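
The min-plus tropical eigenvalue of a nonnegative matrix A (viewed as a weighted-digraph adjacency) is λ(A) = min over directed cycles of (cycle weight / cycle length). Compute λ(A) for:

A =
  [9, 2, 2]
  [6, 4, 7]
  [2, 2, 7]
λ(A) = 2

Enumerate directed cycles and compute their means (weight / length). Sample:
  cycle 0 → 0: weight = 9, length = 1, mean = 9/1 ≈ 9.000
  cycle 1 → 1: weight = 4, length = 1, mean = 4/1 ≈ 4.000
  cycle 2 → 2: weight = 7, length = 1, mean = 7/1 ≈ 7.000
  cycle 0 → 1 → 0: weight = 8, length = 2, mean = 8/2 ≈ 4.000
  cycle 0 → 2 → 0: weight = 4, length = 2, mean = 4/2 ≈ 2.000
  cycle 1 → 0 → 1: weight = 8, length = 2, mean = 8/2 ≈ 4.000
Minimum mean = 2.000, attained e.g. along the cycle 0 → 2 → 0 with weight 4 and length 2. So λ(A) = 4/2 = 2.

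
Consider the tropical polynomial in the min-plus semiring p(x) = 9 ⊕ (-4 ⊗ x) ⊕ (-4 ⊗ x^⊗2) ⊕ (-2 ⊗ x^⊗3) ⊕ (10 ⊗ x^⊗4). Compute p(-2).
p(-2) = -8

A tropical monomial a ⊗ x^⊗i evaluates to a + i · x. Evaluating each term at x = -2:
  Term 0 contributes 9 + 0 · -2 = 9
  Term 1 contributes -4 + 1 · -2 = -6
  Term 2 contributes -4 + 2 · -2 = -8
  Term 3 contributes -2 + 3 · -2 = -8
  Term 4 contributes 10 + 4 · -2 = 2
p(-2) = ⊕ of these = min[9, -6, -8, -8, 2] = -8.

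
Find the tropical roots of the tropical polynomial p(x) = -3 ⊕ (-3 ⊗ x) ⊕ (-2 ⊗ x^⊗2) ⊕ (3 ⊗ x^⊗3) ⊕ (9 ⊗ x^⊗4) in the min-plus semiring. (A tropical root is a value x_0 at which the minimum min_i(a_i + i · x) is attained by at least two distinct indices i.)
Roots: {-6, -5, -1, 0}

Each tropical root is a break point of the lower envelope of the lines y = a_i + i · x (there are 5 lines, with slopes 0, 1, ..., 4). Only the lines that attain the minimum somewhere contribute to roots; other lines are dominated. Here the surviving (envelope) indices are i = 4, i = 3, i = 2, i = 1, i = 0.
Intersections between consecutive envelope lines give the roots: for adjacent envelope indices i < j the intersection is x = (a_i − a_j) / (j − i). Reading off the sorted break points: {-6, -5, -1, 0}.
Verification: at each break x_0, at least two indices attain the minimum of min_i(a_i + i · x_0).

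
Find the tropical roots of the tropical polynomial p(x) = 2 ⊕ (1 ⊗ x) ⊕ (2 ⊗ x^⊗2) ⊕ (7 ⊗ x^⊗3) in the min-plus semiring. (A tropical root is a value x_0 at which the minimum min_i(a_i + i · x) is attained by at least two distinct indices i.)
Roots: {-5, -1, 1}

Each tropical root is a break point of the lower envelope of the lines y = a_i + i · x (there are 4 lines, with slopes 0, 1, ..., 3). Only the lines that attain the minimum somewhere contribute to roots; other lines are dominated. Here the surviving (envelope) indices are i = 3, i = 2, i = 1, i = 0.
Intersections between consecutive envelope lines give the roots: for adjacent envelope indices i < j the intersection is x = (a_i − a_j) / (j − i). Reading off the sorted break points: {-5, -1, 1}.
Verification: at each break x_0, at least two indices attain the minimum of min_i(a_i + i · x_0).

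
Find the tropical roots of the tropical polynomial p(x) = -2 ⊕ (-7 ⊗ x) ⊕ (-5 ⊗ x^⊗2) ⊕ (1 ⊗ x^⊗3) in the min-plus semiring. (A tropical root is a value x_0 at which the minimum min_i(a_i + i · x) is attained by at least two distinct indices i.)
Roots: {-6, -2, 5}

Each tropical root is a break point of the lower envelope of the lines y = a_i + i · x (there are 4 lines, with slopes 0, 1, ..., 3). Only the lines that attain the minimum somewhere contribute to roots; other lines are dominated. Here the surviving (envelope) indices are i = 3, i = 2, i = 1, i = 0.
Intersections between consecutive envelope lines give the roots: for adjacent envelope indices i < j the intersection is x = (a_i − a_j) / (j − i). Reading off the sorted break points: {-6, -2, 5}.
Verification: at each break x_0, at least two indices attain the minimum of min_i(a_i + i · x_0).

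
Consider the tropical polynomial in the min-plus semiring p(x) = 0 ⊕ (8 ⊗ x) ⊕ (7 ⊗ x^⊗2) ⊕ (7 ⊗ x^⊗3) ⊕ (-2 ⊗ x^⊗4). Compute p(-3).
p(-3) = -14

A tropical monomial a ⊗ x^⊗i evaluates to a + i · x. Evaluating each term at x = -3:
  Term 0 contributes 0 + 0 · -3 = 0
  Term 1 contributes 8 + 1 · -3 = 5
  Term 2 contributes 7 + 2 · -3 = 1
  Term 3 contributes 7 + 3 · -3 = -2
  Term 4 contributes -2 + 4 · -3 = -14
p(-3) = ⊕ of these = min[0, 5, 1, -2, -14] = -14.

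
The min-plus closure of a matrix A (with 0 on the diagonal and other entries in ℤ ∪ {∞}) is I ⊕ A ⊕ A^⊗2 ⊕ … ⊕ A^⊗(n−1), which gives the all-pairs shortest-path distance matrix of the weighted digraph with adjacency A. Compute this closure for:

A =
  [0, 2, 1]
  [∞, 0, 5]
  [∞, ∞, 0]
Closure =
  [0, 2, 1]
  [∞, 0, 5]
  [∞, ∞, 0]

This is the Floyd-Warshall all-pairs shortest-path computation. For each intermediate vertex k = 0, 1, …, 2, update dist[i][j] ← min(dist[i][j], dist[i][k] + dist[k][j]). The final matrix gives, for each (i, j), the minimum total weight of any directed path from i to j (possibly empty when i = j).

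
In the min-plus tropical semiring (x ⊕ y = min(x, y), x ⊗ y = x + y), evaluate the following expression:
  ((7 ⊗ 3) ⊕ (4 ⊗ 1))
((7 ⊗ 3) ⊕ (4 ⊗ 1)) = 5

Expand innermost to outermost. Recall ⊕ takes the minimum of its arguments and ⊗ takes their sum. Working out the expression ((7 ⊗ 3) ⊕ (4 ⊗ 1)) gives 5.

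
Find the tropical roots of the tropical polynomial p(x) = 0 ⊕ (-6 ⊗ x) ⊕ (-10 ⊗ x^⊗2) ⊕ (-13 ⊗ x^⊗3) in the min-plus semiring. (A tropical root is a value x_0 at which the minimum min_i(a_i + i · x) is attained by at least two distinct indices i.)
Roots: {3, 4, 6}

Each tropical root is a break point of the lower envelope of the lines y = a_i + i · x (there are 4 lines, with slopes 0, 1, ..., 3). Only the lines that attain the minimum somewhere contribute to roots; other lines are dominated. Here the surviving (envelope) indices are i = 3, i = 2, i = 1, i = 0.
Intersections between consecutive envelope lines give the roots: for adjacent envelope indices i < j the intersection is x = (a_i − a_j) / (j − i). Reading off the sorted break points: {3, 4, 6}.
Verification: at each break x_0, at least two indices attain the minimum of min_i(a_i + i · x_0).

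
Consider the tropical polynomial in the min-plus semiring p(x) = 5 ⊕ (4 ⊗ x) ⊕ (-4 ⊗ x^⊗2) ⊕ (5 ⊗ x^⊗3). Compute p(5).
p(5) = 5

A tropical monomial a ⊗ x^⊗i evaluates to a + i · x. Evaluating each term at x = 5:
  Term 0 contributes 5 + 0 · 5 = 5
  Term 1 contributes 4 + 1 · 5 = 9
  Term 2 contributes -4 + 2 · 5 = 6
  Term 3 contributes 5 + 3 · 5 = 20
p(5) = ⊕ of these = min[5, 9, 6, 20] = 5.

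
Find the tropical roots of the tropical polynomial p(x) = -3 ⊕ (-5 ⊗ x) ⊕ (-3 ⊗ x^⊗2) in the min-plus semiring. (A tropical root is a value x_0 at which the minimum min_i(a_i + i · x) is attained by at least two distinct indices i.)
Roots: {-2, 2}

Each tropical root is a break point of the lower envelope of the lines y = a_i + i · x (there are 3 lines, with slopes 0, 1, ..., 2). Only the lines that attain the minimum somewhere contribute to roots; other lines are dominated. Here the surviving (envelope) indices are i = 2, i = 1, i = 0.
Intersections between consecutive envelope lines give the roots: for adjacent envelope indices i < j the intersection is x = (a_i − a_j) / (j − i). Reading off the sorted break points: {-2, 2}.
Verification: at each break x_0, at least two indices attain the minimum of min_i(a_i + i · x_0).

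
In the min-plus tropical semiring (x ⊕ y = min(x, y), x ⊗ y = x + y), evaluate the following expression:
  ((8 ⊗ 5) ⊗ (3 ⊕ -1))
((8 ⊗ 5) ⊗ (3 ⊕ -1)) = 12

Expand innermost to outermost. Recall ⊕ takes the minimum of its arguments and ⊗ takes their sum. Working out the expression ((8 ⊗ 5) ⊗ (3 ⊕ -1)) gives 12.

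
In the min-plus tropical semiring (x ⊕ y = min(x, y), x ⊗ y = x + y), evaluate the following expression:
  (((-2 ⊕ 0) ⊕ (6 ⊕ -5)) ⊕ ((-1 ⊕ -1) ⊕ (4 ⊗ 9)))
(((-2 ⊕ 0) ⊕ (6 ⊕ -5)) ⊕ ((-1 ⊕ -1) ⊕ (4 ⊗ 9))) = -5

Expand innermost to outermost. Recall ⊕ takes the minimum of its arguments and ⊗ takes their sum. Working out the expression (((-2 ⊕ 0) ⊕ (6 ⊕ -5)) ⊕ ((-1 ⊕ -1) ⊕ (4 ⊗ 9))) gives -5.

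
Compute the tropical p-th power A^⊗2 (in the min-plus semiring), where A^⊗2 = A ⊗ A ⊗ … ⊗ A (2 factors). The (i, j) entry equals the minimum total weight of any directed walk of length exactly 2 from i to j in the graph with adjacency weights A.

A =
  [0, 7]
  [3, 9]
A^⊗2 =
  [0, 7]
  [3, 10]

Each entry (A^⊗2)_ij equals the minimum over all length-2 walks i = v_0 → v_1 → … → v_2 = j of Σ_t A[v_t][v_{t+1}]. For example, for (i, j) = (0, 1) we minimise over 2 possible intermediate vertex sequences; the minimum is 7, attained along the walk 0 → 0 → 1.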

★ ★ ★ ★

▶ What is being asked: In the records above, copy exactly the lines from the one that contains "x^⊗2) in the" through the last, and nothing else.

▶ Problem solution:
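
Find the tropical roots of the tropical polynomial p(x) = -3 ⊕ (-5 ⊗ x) ⊕ (-3 ⊗ x^⊗2) in the min-plus semiring. (A tropical root is a value x_0 at which the minimum min_i(a_i + i · x) is attained by at least two distinct indices i.)
Roots: {-2, 2}

Each tropical root is a break point of the lower envelope of the lines y = a_i + i · x (there are 3 lines, with slopes 0, 1, ..., 2). Only the lines that attain the minimum somewhere contribute to roots; other lines are dominated. Here the surviving (envelope) indices are i = 2, i = 1, i = 0.
Intersections between consecutive envelope lines give the roots: for adjacent envelope indices i < j the intersection is x = (a_i − a_j) / (j − i). Reading off the sorted break points: {-2, 2}.
Verification: at each break x_0, at least two indices attain the minimum of min_i(a_i + i · x_0).

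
In the min-plus tropical semiring (x ⊕ y = min(x, y), x ⊗ y = x + y), evaluate the following expression:
  ((8 ⊗ 5) ⊗ (3 ⊕ -1))
((8 ⊗ 5) ⊗ (3 ⊕ -1)) = 12

Expand innermost to outermost. Recall ⊕ takes the minimum of its arguments and ⊗ takes their sum. Working out the expression ((8 ⊗ 5) ⊗ (3 ⊕ -1)) gives 12.

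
In the min-plus tropical semiring (x ⊕ y = min(x, y), x ⊗ y = x + y), evaluate the following expression:
  (((-2 ⊕ 0) ⊕ (6 ⊕ -5)) ⊕ ((-1 ⊕ -1) ⊕ (4 ⊗ 9)))
(((-2 ⊕ 0) ⊕ (6 ⊕ -5)) ⊕ ((-1 ⊕ -1) ⊕ (4 ⊗ 9))) = -5

Expand innermost to outermost. Recall ⊕ takes the minimum of its arguments and ⊗ takes their sum. Working out the expression (((-2 ⊕ 0) ⊕ (6 ⊕ -5)) ⊕ ((-1 ⊕ -1) ⊕ (4 ⊗ 9))) gives -5.

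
Compute the tropical p-th power A^⊗2 (in the min-plus semiring), where A^⊗2 = A ⊗ A ⊗ … ⊗ A (2 factors). The (i, j) entry equals the minimum total weight of any directed walk of length exactly 2 from i to j in the graph with adjacency weights A.

A =
  [0, 7]
  [3, 9]
A^⊗2 =
  [0, 7]
  [3, 10]

Each entry (A^⊗2)_ij equals the minimum over all length-2 walks i = v_0 → v_1 → … → v_2 = j of Σ_t A[v_t][v_{t+1}]. For example, for (i, j) = (0, 1) we minimise over 2 possible intermediate vertex sequences; the minimum is 7, attained along the walk 0 → 0 → 1.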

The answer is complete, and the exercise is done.